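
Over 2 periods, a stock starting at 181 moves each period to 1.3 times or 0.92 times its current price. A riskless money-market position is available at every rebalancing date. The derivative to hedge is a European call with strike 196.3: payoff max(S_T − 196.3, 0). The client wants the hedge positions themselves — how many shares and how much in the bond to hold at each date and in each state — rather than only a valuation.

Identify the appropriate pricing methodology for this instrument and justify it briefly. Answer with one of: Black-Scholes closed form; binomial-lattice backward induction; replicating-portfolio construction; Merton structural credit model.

Key observation: the deliverable is the dynamic trading strategy on the 2-step tree (spot 181, moves 1.3 and 0.92), so the valuation must go through the node-by-node replicating-portfolio solve.

framework: replicating-portfolio construction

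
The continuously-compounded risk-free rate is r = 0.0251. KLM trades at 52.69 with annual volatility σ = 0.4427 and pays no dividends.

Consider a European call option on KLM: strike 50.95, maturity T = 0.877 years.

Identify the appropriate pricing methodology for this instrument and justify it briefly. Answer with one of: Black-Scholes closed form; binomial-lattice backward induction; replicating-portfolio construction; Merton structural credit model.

Key observation: with KLM following a GBM at constant σ and r, the European call struck at 50.95 prices in closed form — nothing here needs a stepwise model or a balance sheet.

framework: Black-Scholes closed form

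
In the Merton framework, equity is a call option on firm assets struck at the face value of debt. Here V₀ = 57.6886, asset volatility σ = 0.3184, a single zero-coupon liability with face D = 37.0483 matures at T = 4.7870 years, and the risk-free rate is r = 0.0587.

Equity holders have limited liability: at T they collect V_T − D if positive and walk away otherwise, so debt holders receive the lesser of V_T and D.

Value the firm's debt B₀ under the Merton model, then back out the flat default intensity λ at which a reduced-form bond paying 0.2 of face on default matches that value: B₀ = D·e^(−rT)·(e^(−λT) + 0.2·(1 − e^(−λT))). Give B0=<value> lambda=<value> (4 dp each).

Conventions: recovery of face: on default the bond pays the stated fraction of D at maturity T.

With assets at 57.6886 and a single debt payment of 37.0483 at 4.7870 years:
d₁ = [ln(V₀/D) + (r + σ²/2)T] / (σ√T)
   = [ln(57.6886/37.0483) + (0.0587 + 0.5·0.3184²)·4.7870] / (0.3184·√4.7870)
   = [0.442837 + 0.523646] / 0.696634 = 1.387362
d₂ = d₁ − σ√T = 1.387362 − 0.696634 = 0.690728
N(d₁) = 0.917334,  N(d₂) = 0.755132,  e^(−rT) = 0.755031
E₀ = V₀·N(d₁) − D·e^(−rT)·N(d₂)
   = 57.6886·0.917334 − 37.0483·0.755031·0.755132 = 31.796732
B₀ = V₀ − E₀ = 57.6886 − 31.796732 = 25.891868
e^(−λT) = (B₀·e^(rT)/D − 0.2)/(1 − 0.2) = (25.8919·1.324449/37.0483 − 0.2)/0.8 = 0.90702050
λ = −ln(0.90702050)/4.7870 = 0.020387

B0=25.8919 lambda=0.0204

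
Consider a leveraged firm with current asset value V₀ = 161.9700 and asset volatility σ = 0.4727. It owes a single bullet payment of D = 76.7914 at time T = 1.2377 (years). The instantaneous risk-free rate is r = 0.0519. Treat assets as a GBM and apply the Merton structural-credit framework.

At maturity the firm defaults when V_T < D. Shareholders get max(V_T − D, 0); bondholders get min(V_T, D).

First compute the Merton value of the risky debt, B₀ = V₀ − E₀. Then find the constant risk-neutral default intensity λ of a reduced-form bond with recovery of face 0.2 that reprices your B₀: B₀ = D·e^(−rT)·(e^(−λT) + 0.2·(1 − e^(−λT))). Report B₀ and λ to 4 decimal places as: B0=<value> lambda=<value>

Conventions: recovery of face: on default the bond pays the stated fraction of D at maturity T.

Apply the equity-as-call identities (strike 76.7914, horizon 1.2377 years):
d₁ = [ln(V₀/D) + (r + σ²/2)T] / (σ√T)
   = [ln(161.9700/76.7914) + (0.0519 + 0.5·0.4727²)·1.2377] / (0.4727·√1.2377)
   = [0.746318 + 0.202516] / 0.525888 = 1.804251
d₂ = d₁ − σ√T = 1.804251 − 0.525888 = 1.278363
N(d₁) = 0.964404,  N(d₂) = 0.899439,  e^(−rT) = 0.937783
E₀ = V₀·N(d₁) − D·e^(−rT)·N(d₂)
   = 161.9700·0.964404 − 76.7914·0.937783·0.899439 = 91.432592
B₀ = V₀ − E₀ = 161.9700 − 91.432592 = 70.537408
e^(−λT) = (B₀·e^(rT)/D − 0.2)/(1 − 0.2) = (70.5374·1.066345/76.7914 − 0.2)/0.8 = 0.97437510
λ = −ln(0.97437510)/1.2377 = 0.020974

B0=70.5374 lambda=0.0210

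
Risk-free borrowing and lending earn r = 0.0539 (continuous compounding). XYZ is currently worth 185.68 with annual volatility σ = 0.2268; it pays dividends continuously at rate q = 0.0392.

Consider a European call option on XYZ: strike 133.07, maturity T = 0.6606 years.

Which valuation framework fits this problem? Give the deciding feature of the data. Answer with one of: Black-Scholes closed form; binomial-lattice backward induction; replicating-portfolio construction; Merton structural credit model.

Key observation: the instrument is a plain European call (strike 133.07) on a lognormal asset; the exact continuous-time formula applies directly.

framework: Black-Scholes closed form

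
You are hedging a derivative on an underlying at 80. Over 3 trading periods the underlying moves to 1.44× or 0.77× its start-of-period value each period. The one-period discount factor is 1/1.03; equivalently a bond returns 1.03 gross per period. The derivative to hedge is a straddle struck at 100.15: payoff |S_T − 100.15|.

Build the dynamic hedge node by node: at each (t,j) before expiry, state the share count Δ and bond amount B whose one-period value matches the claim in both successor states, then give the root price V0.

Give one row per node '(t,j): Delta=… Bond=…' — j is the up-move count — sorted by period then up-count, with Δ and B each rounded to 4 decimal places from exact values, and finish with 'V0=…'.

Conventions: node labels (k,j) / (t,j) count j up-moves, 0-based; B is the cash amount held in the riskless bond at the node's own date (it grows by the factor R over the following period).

Since d<R<u, set p* = (R−d)/(u−d) = 0.3881; price each node as the discounted p*-expectation of its children.
Terminal payoffs: V(3,0)=63.6274, V(3,1)=31.8479, V(3,2)=27.5838, V(3,3)=138.7287
Node (2,0) S=47.4320: V=(p*·31.8479+(1−p*)·63.6274)/1.03=49.8010; Δ=(31.8479−63.6274)/(68.3021−36.5226)=-1.0000; B=V−Δ·S=97.2330
Node (2,1) S=88.7040: V=(p*·27.5838+(1−p*)·31.8479)/1.03=29.3138; Δ=(27.5838−31.8479)/(127.7338−68.3021)=-0.0717; B=V−Δ·S=35.6782
Node (2,2) S=165.8880: V=(p*·138.7287+(1−p*)·27.5838)/1.03=68.6550; Δ=(138.7287−27.5838)/(238.8787−127.7338)=1.0000; B=V−Δ·S=-97.2330
Node (1,0) S=61.6000: V=(p*·29.3138+(1−p*)·49.8010)/1.03=40.6318; Δ=(29.3138−49.8010)/(88.7040−47.4320)=-0.4964; B=V−Δ·S=71.2098
Node (1,1) S=115.2000: V=(p*·68.6550+(1−p*)·29.3138)/1.03=43.2820; Δ=(68.6550−29.3138)/(165.8880−88.7040)=0.5097; B=V−Δ·S=-15.4362
Node (0,0) S=80.0000: V=(p*·43.2820+(1−p*)·40.6318)/1.03=40.4468; Δ=(43.2820−40.6318)/(115.2000−61.6000)=0.0494; B=V−Δ·S=36.4912
Verification: the root portfolio costs Δ(0,0)·S0 + B(0,0) = 40.4468, matching V0.

(0,0): Delta=0.0494 Bond=36.4912
(1,0): Delta=-0.4964 Bond=71.2098
(1,1): Delta=0.5097 Bond=-15.4362
(2,0): Delta=-1.0000 Bond=97.2330
(2,1): Delta=-0.0717 Bond=35.6782
(2,2): Delta=1.0000 Bond=-97.2330
V0=40.4468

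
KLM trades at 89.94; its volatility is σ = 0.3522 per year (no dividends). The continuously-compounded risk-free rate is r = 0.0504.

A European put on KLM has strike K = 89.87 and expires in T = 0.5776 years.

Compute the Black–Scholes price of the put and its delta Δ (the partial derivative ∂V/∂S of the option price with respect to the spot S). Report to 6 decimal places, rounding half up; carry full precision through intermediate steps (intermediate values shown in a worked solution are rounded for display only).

σ√T = 0.3522·√0.5776 = 0.267672
d₁ = (ln(S/K) + (r+σ²/2)T) / (σ√T) = (ln(89.94/89.87) + (0.0504+0.3522²/2)·0.5776) / 0.267672 = (0.000779 + 0.064935) / 0.267672 = 0.245501
d₂ = d₁ − σ√T = 0.245501 − 0.267672 = -0.022171
e^{−rT} = 0.971309
N(−d₁) = 0.403034,  N(−d₂) = 0.508844
Put price V = K·e^{−rT}·N(−d₂) − S·N(−d₁) = 44.417772 − 36.248896 = 8.168876
Δ = −N(−d₁) = -0.403034

price = 8.168876
Δ = -0.403034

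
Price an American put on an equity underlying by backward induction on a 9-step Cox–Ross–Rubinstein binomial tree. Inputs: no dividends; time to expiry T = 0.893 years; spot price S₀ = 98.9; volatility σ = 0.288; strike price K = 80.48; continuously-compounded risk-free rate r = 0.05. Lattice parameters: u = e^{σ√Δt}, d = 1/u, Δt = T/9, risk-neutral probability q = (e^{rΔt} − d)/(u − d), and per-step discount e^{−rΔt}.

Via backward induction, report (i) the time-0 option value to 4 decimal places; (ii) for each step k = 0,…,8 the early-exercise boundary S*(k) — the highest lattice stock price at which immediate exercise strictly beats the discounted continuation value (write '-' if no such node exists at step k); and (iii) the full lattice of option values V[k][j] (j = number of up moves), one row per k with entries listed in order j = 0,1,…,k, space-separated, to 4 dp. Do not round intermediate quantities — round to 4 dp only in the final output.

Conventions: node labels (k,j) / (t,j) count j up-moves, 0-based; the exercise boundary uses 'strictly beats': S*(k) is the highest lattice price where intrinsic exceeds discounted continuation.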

•••

● **Directions**
Copy every line of the material above in which the string "strictly" can be found.

● **Response area**
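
Via backward induction, report (i) the time-0 option value to 4 decimal places; (ii) for each step k = 0,…,8 the early-exercise boundary S*(k) — the highest lattice stock price at which immediate exercise strictly beats the discounted continuation value (write '-' if no such node exists at step k); and (iii) the full lattice of option values V[k][j] (j = number of up moves), one row per k with entries listed in order j = 0,1,…,k, space-separated, to 4 dp. Do not round intermediate quantities — round to 4 dp only in the final output.
Conventions: node labels (k,j) / (t,j) count j up-moves, 0-based; the exercise boundary uses 'strictly beats': S*(k) is the highest lattice price where intrinsic exceeds discounted continuation.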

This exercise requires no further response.